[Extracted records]
※ ※ ※
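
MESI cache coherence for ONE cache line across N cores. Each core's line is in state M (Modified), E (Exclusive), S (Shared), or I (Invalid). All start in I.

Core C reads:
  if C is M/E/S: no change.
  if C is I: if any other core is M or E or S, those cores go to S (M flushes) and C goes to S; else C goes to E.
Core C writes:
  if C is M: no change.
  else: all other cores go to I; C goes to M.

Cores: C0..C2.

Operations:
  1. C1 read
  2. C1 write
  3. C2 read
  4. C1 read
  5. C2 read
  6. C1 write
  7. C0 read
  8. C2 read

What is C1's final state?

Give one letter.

Op 1: C1 read [C1 read from I: no other sharers -> C1=E (exclusive)] -> [I,E,I]
Op 2: C1 write [C1 write: invalidate none -> C1=M] -> [I,M,I]
Op 3: C2 read [C2 read from I: others=['C1=M'] -> C2=S, others downsized to S] -> [I,S,S]
Op 4: C1 read [C1 read: already in S, no change] -> [I,S,S]
Op 5: C2 read [C2 read: already in S, no change] -> [I,S,S]
Op 6: C1 write [C1 write: invalidate ['C2=S'] -> C1=M] -> [I,M,I]
Op 7: C0 read [C0 read from I: others=['C1=M'] -> C0=S, others downsized to S] -> [S,S,I]
Op 8: C2 read [C2 read from I: others=['C0=S', 'C1=S'] -> C2=S, others downsized to S] -> [S,S,S]

Answer: S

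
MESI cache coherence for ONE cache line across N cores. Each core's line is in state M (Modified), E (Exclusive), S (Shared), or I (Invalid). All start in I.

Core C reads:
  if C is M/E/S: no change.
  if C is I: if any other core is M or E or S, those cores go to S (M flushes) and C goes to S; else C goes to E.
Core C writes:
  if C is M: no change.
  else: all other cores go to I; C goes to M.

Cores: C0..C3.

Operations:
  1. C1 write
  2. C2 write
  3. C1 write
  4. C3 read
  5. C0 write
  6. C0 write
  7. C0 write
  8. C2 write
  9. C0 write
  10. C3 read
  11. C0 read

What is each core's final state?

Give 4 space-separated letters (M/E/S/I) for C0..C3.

Answer: S I I S

Derivation:
Op 1: C1 write [C1 write: invalidate none -> C1=M] -> [I,M,I,I]
Op 2: C2 write [C2 write: invalidate ['C1=M'] -> C2=M] -> [I,I,M,I]
Op 3: C1 write [C1 write: invalidate ['C2=M'] -> C1=M] -> [I,M,I,I]
Op 4: C3 read [C3 read from I: others=['C1=M'] -> C3=S, others downsized to S] -> [I,S,I,S]
Op 5: C0 write [C0 write: invalidate ['C1=S', 'C3=S'] -> C0=M] -> [M,I,I,I]
Op 6: C0 write [C0 write: already M (modified), no change] -> [M,I,I,I]
Op 7: C0 write [C0 write: already M (modified), no change] -> [M,I,I,I]
Op 8: C2 write [C2 write: invalidate ['C0=M'] -> C2=M] -> [I,I,M,I]
Op 9: C0 write [C0 write: invalidate ['C2=M'] -> C0=M] -> [M,I,I,I]
Op 10: C3 read [C3 read from I: others=['C0=M'] -> C3=S, others downsized to S] -> [S,I,I,S]
Op 11: C0 read [C0 read: already in S, no change] -> [S,I,I,S]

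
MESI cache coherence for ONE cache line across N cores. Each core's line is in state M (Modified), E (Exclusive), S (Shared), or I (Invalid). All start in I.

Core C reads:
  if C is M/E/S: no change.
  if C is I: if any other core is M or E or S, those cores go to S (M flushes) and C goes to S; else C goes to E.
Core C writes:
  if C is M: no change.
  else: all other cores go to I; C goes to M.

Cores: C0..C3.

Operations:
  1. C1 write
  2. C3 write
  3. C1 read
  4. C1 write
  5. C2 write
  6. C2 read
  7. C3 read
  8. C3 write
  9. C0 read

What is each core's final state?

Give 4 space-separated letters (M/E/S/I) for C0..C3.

Answer: S I I S

Derivation:
Op 1: C1 write [C1 write: invalidate none -> C1=M] -> [I,M,I,I]
Op 2: C3 write [C3 write: invalidate ['C1=M'] -> C3=M] -> [I,I,I,M]
Op 3: C1 read [C1 read from I: others=['C3=M'] -> C1=S, others downsized to S] -> [I,S,I,S]
Op 4: C1 write [C1 write: invalidate ['C3=S'] -> C1=M] -> [I,M,I,I]
Op 5: C2 write [C2 write: invalidate ['C1=M'] -> C2=M] -> [I,I,M,I]
Op 6: C2 read [C2 read: already in M, no change] -> [I,I,M,I]
Op 7: C3 read [C3 read from I: others=['C2=M'] -> C3=S, others downsized to S] -> [I,I,S,S]
Op 8: C3 write [C3 write: invalidate ['C2=S'] -> C3=M] -> [I,I,I,M]
Op 9: C0 read [C0 read from I: others=['C3=M'] -> C0=S, others downsized to S] -> [S,I,I,S]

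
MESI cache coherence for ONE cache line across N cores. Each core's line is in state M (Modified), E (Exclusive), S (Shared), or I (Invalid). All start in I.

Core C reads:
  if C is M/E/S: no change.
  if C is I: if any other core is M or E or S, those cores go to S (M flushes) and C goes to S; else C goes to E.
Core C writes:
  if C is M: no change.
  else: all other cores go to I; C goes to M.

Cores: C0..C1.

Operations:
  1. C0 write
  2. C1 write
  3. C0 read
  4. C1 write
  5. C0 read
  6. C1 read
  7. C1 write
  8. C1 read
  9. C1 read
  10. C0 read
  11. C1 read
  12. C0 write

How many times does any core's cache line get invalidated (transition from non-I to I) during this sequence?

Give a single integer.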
※ ※ ※
### [WHAT TO PRODUCE]
Return the whole of the data, character for character.

### [ANSWER TO THIS EXERCISE]
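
MESI cache coherence for ONE cache line across N cores. Each core's line is in state M (Modified), E (Exclusive), S (Shared), or I (Invalid). All start in I.

Core C reads:
  if C is M/E/S: no change.
  if C is I: if any other core is M or E or S, those cores go to S (M flushes) and C goes to S; else C goes to E.
Core C writes:
  if C is M: no change.
  else: all other cores go to I; C goes to M.

Cores: C0..C2.

Operations:
  1. C1 read
  2. C1 write
  3. C2 read
  4. C1 read
  5. C2 read
  6. C1 write
  7. C0 read
  8. C2 read

What is C1's final state?

Give one letter.

Op 1: C1 read [C1 read from I: no other sharers -> C1=E (exclusive)] -> [I,E,I]
Op 2: C1 write [C1 write: invalidate none -> C1=M] -> [I,M,I]
Op 3: C2 read [C2 read from I: others=['C1=M'] -> C2=S, others downsized to S] -> [I,S,S]
Op 4: C1 read [C1 read: already in S, no change] -> [I,S,S]
Op 5: C2 read [C2 read: already in S, no change] -> [I,S,S]
Op 6: C1 write [C1 write: invalidate ['C2=S'] -> C1=M] -> [I,M,I]
Op 7: C0 read [C0 read from I: others=['C1=M'] -> C0=S, others downsized to S] -> [S,S,I]
Op 8: C2 read [C2 read from I: others=['C0=S', 'C1=S'] -> C2=S, others downsized to S] -> [S,S,S]

Answer: S

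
MESI cache coherence for ONE cache line across N cores. Each core's line is in state M (Modified), E (Exclusive), S (Shared), or I (Invalid). All start in I.

Core C reads:
  if C is M/E/S: no change.
  if C is I: if any other core is M or E or S, those cores go to S (M flushes) and C goes to S; else C goes to E.
Core C writes:
  if C is M: no change.
  else: all other cores go to I; C goes to M.

Cores: C0..C3.

Operations:
  1. C1 write
  2. C2 write
  3. C1 write
  4. C3 read
  5. C0 write
  6. C0 write
  7. C0 write
  8. C2 write
  9. C0 write
  10. C3 read
  11. C0 read

What is each core's final state?

Give 4 space-separated letters (M/E/S/I) for C0..C3.

Answer: S I I S

Derivation:
Op 1: C1 write [C1 write: invalidate none -> C1=M] -> [I,M,I,I]
Op 2: C2 write [C2 write: invalidate ['C1=M'] -> C2=M] -> [I,I,M,I]
Op 3: C1 write [C1 write: invalidate ['C2=M'] -> C1=M] -> [I,M,I,I]
Op 4: C3 read [C3 read from I: others=['C1=M'] -> C3=S, others downsized to S] -> [I,S,I,S]
Op 5: C0 write [C0 write: invalidate ['C1=S', 'C3=S'] -> C0=M] -> [M,I,I,I]
Op 6: C0 write [C0 write: already M (modified), no change] -> [M,I,I,I]
Op 7: C0 write [C0 write: already M (modified), no change] -> [M,I,I,I]
Op 8: C2 write [C2 write: invalidate ['C0=M'] -> C2=M] -> [I,I,M,I]
Op 9: C0 write [C0 write: invalidate ['C2=M'] -> C0=M] -> [M,I,I,I]
Op 10: C3 read [C3 read from I: others=['C0=M'] -> C3=S, others downsized to S] -> [S,I,I,S]
Op 11: C0 read [C0 read: already in S, no change] -> [S,I,I,S]

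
MESI cache coherence for ONE cache line across N cores. Each core's line is in state M (Modified), E (Exclusive), S (Shared), or I (Invalid). All start in I.

Core C reads:
  if C is M/E/S: no change.
  if C is I: if any other core is M or E or S, those cores go to S (M flushes) and C goes to S; else C goes to E.
Core C writes:
  if C is M: no change.
  else: all other cores go to I; C goes to M.

Cores: C0..C3.

Operations:
  1. C1 write
  2. C3 write
  3. C1 read
  4. C1 write
  5. C2 write
  6. C2 read
  7. C3 read
  8. C3 write
  9. C0 read

What is each core's final state?

Give 4 space-separated letters (M/E/S/I) for C0..C3.

Answer: S I I S

Derivation:
Op 1: C1 write [C1 write: invalidate none -> C1=M] -> [I,M,I,I]
Op 2: C3 write [C3 write: invalidate ['C1=M'] -> C3=M] -> [I,I,I,M]
Op 3: C1 read [C1 read from I: others=['C3=M'] -> C1=S, others downsized to S] -> [I,S,I,S]
Op 4: C1 write [C1 write: invalidate ['C3=S'] -> C1=M] -> [I,M,I,I]
Op 5: C2 write [C2 write: invalidate ['C1=M'] -> C2=M] -> [I,I,M,I]
Op 6: C2 read [C2 read: already in M, no change] -> [I,I,M,I]
Op 7: C3 read [C3 read from I: others=['C2=M'] -> C3=S, others downsized to S] -> [I,I,S,S]
Op 8: C3 write [C3 write: invalidate ['C2=S'] -> C3=M] -> [I,I,I,M]
Op 9: C0 read [C0 read from I: others=['C3=M'] -> C0=S, others downsized to S] -> [S,I,I,S]

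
MESI cache coherence for ONE cache line across N cores. Each core's line is in state M (Modified), E (Exclusive), S (Shared), or I (Invalid). All start in I.

Core C reads:
  if C is M/E/S: no change.
  if C is I: if any other core is M or E or S, those cores go to S (M flushes) and C goes to S; else C goes to E.
Core C writes:
  if C is M: no change.
  else: all other cores go to I; C goes to M.

Cores: C0..C1.

Operations:
  1. C0 write
  2. C1 write
  3. C0 read
  4. C1 write
  5. C0 read
  6. C1 read
  7. C1 write
  8. C1 read
  9. C1 read
  10. C0 read
  11. C1 read
  12. C0 write

How many times does any core's cache line get invalidated (transition from non-I to I) during this sequence?

Give a single integer.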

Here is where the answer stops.